BEGIN Provided information
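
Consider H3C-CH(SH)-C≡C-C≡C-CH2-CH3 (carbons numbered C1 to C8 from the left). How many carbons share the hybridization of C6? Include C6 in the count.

C6 is sp (two π bonds).
C1: sp3
C2: sp3
C3: sp ✓
C4: sp ✓
C5: sp ✓
C6: sp ✓
C7: sp3
C8: sp3
4 carbons are sp.

4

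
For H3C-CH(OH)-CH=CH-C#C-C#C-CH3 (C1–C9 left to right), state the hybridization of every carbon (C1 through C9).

C1 (4 σ bonds) has steric number 4: sp3.
C2 is sp3: 4 σ bonds, 4 electron-density regions.
C3 (3 σ bonds, plus one π bond) has steric number 3: sp2.
C4 is sp2: 3 σ bonds, plus one π bond, 3 electron-density regions.
C5 is sp: 2 σ bonds, plus two π bonds, 2 electron-density regions.
C6: 2 σ bonds, plus two π bonds — 2 electron domains, sp.
C7: 2 σ bonds, plus two π bonds — 2 electron domains, sp.
C8: 2 σ bonds, plus two π bonds; 2 regions of electron density → sp.
C9: 4 σ bonds; 4 regions of electron density → sp3.

C1 sp3, C2 sp3, C3 sp2, C4 sp2, C5 sp, C6 sp, C7 sp, C8 sp, C9 sp3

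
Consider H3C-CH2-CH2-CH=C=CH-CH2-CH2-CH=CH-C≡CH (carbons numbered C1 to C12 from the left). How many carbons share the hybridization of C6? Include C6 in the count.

C6 is sp2 (one π bond).
C1: sp3
C2: sp3
C3: sp3
C4: sp2 ✓
C5: sp
C6: sp2 ✓
C7: sp3
C8: sp3
C9: sp2 ✓
C10: sp2 ✓
C11: sp
C12: sp
4 carbons are sp2.

4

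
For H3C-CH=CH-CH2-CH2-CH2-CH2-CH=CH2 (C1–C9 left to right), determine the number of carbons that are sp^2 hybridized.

C1: sp3
C2: sp2 ✓
C3: sp2 ✓
C4: sp3
C5: sp3
C6: sp3
C7: sp3
C8: sp2 ✓
C9: sp2 ✓
C2, C3, C8, C9 → 4 sp2 carbons.

4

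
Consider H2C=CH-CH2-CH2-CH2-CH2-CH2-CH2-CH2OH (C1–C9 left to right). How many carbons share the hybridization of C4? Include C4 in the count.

C4 is sp3 (only σ bonds).
C1: sp2
C2: sp2
C3: sp3 ✓
C4: sp3 ✓
C5: sp3 ✓
C6: sp3 ✓
C7: sp3 ✓
C8: sp3 ✓
C9: sp3 ✓
7 carbons are sp3.

7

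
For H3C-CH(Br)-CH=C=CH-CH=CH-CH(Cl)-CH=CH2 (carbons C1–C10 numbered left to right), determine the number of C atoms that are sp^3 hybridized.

C1: sp3 ✓
C2: sp3 ✓
C3: sp2
C4: sp
C5: sp2
C6: sp2
C7: sp2
C8: sp3 ✓
C9: sp2
C10: sp2
C1, C2, C8 → 3 sp3 carbons.

3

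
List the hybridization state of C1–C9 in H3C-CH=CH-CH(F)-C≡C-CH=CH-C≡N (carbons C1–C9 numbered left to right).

C1 sp3, C2 sp2, C3 sp2, C4 sp3, C5 sp, C6 sp, C7 sp2, C8 sp2, C9 sp

C1 — 4 σ bonds. Steric number 4, so sp3.
C2 (3 σ bonds, plus one π bond) has steric number 3: sp2.
C3 (3 σ bonds, plus one π bond) has steric number 3: sp2.
C4 — 4 σ bonds. Steric number 4, so sp3.
C5 (2 σ bonds, plus two π bonds) has steric number 2: sp.
C6 (2 σ bonds, plus two π bonds) has steric number 2: sp.
C7 is sp2: 3 σ bonds, plus one π bond, 3 electron-density regions.
C8 is sp2: 3 σ bonds, plus one π bond, 3 electron-density regions.
C9 has 2 σ bonds, plus two π bonds: steric number 2 → sp.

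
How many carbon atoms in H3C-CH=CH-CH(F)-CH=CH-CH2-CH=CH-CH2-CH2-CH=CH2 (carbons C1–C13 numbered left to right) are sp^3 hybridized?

C1: sp3 ✓
C2: sp2
C3: sp2
C4: sp3 ✓
C5: sp2
C6: sp2
C7: sp3 ✓
C8: sp2
C9: sp2
C10: sp3 ✓
C11: sp3 ✓
C12: sp2
C13: sp2
C1, C4, C7, C10, C11 → 5 sp3 carbons.

5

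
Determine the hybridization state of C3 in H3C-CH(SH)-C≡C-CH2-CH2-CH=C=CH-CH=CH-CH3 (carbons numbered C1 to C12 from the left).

C3: 2 σ bonds, plus two π bonds; 2 regions of electron density → sp.

sp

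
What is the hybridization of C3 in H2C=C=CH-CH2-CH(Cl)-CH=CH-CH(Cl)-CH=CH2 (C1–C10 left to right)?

C3 — 3 σ bonds, plus one π bond. Steric number 3, so sp2.

sp²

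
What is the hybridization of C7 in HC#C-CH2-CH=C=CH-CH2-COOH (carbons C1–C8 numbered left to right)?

sp3

C7 has 4 σ bonds: steric number 4 → sp3.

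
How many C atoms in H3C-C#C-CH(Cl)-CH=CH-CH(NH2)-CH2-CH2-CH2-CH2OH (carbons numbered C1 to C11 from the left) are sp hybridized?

2

C1: sp3
C2: sp ✓
C3: sp ✓
C4: sp3
C5: sp2
C6: sp2
C7: sp3
C8: sp3
C9: sp3
C10: sp3
C11: sp3
C2, C3 → 2 sp carbons.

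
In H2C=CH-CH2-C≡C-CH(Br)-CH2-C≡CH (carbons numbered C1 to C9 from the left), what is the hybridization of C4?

sp

C4 is sp: 2 σ bonds, plus two π bonds, 2 electron-density regions.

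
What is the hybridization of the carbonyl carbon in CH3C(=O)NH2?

sp^2

The carbonyl carbon: 3 σ bonds, plus one π bond — 3 electron domains, sp2.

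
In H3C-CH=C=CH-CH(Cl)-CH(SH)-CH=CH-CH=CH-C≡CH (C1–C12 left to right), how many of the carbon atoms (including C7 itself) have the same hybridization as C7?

C7 is sp2 (one π bond).
C1: sp3
C2: sp2 ✓
C3: sp
C4: sp2 ✓
C5: sp3
C6: sp3
C7: sp2 ✓
C8: sp2 ✓
C9: sp2 ✓
C10: sp2 ✓
C11: sp
C12: sp
6 carbons are sp2.

6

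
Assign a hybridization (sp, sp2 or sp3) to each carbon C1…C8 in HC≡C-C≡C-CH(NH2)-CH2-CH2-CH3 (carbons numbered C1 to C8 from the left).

C1 sp, C2 sp, C3 sp, C4 sp, C5 sp3, C6 sp3, C7 sp3, C8 sp3

C1 — 2 σ bonds, plus two π bonds. Steric number 2, so sp.
C2: 2 σ bonds, plus two π bonds; 2 regions of electron density → sp.
C3 has 2 σ bonds, plus two π bonds: steric number 2 → sp.
C4 has 2 σ bonds, plus two π bonds: steric number 2 → sp.
C5 has 4 σ bonds: steric number 4 → sp3.
C6 has 4 σ bonds: steric number 4 → sp3.
C7: 4 σ bonds — 4 electron domains, sp3.
C8: 4 σ bonds — 4 electron domains, sp3.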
END Provided information
### Instructions to follow
Repeat exactly the lines from the one containing "How many C atoms" through the last line of the records above, both included, and nothing else.

### Your solution
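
How many C atoms in H3C-C#C-CH(Cl)-CH=CH-CH(NH2)-CH2-CH2-CH2-CH2OH (carbons numbered C1 to C11 from the left) are sp hybridized?

2

C1: sp3
C2: sp ✓
C3: sp ✓
C4: sp3
C5: sp2
C6: sp2
C7: sp3
C8: sp3
C9: sp3
C10: sp3
C11: sp3
C2, C3 → 2 sp carbons.

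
In H2C=CH-CH2-C≡C-CH(Br)-CH2-C≡CH (carbons numbered C1 to C9 from the left), what is the hybridization of C4?

sp

C4 is sp: 2 σ bonds, plus two π bonds, 2 electron-density regions.

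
What is the hybridization of the carbonyl carbon in CH3C(=O)NH2?

sp^2

The carbonyl carbon: 3 σ bonds, plus one π bond — 3 electron domains, sp2.

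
In H3C-CH=C=CH-CH(Cl)-CH(SH)-CH=CH-CH=CH-C≡CH (C1–C12 left to right), how many of the carbon atoms (including C7 itself) have the same hybridization as C7?

C7 is sp2 (one π bond).
C1: sp3
C2: sp2 ✓
C3: sp
C4: sp2 ✓
C5: sp3
C6: sp3
C7: sp2 ✓
C8: sp2 ✓
C9: sp2 ✓
C10: sp2 ✓
C11: sp
C12: sp
6 carbons are sp2.

6

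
Assign a hybridization (sp, sp2 or sp3) to each carbon C1…C8 in HC≡C-C≡C-CH(NH2)-CH2-CH2-CH3 (carbons numbered C1 to C8 from the left).

C1 sp, C2 sp, C3 sp, C4 sp, C5 sp3, C6 sp3, C7 sp3, C8 sp3

C1 — 2 σ bonds, plus two π bonds. Steric number 2, so sp.
C2: 2 σ bonds, plus two π bonds; 2 regions of electron density → sp.
C3 has 2 σ bonds, plus two π bonds: steric number 2 → sp.
C4 has 2 σ bonds, plus two π bonds: steric number 2 → sp.
C5 has 4 σ bonds: steric number 4 → sp3.
C6 has 4 σ bonds: steric number 4 → sp3.
C7: 4 σ bonds — 4 electron domains, sp3.
C8: 4 σ bonds — 4 electron domains, sp3.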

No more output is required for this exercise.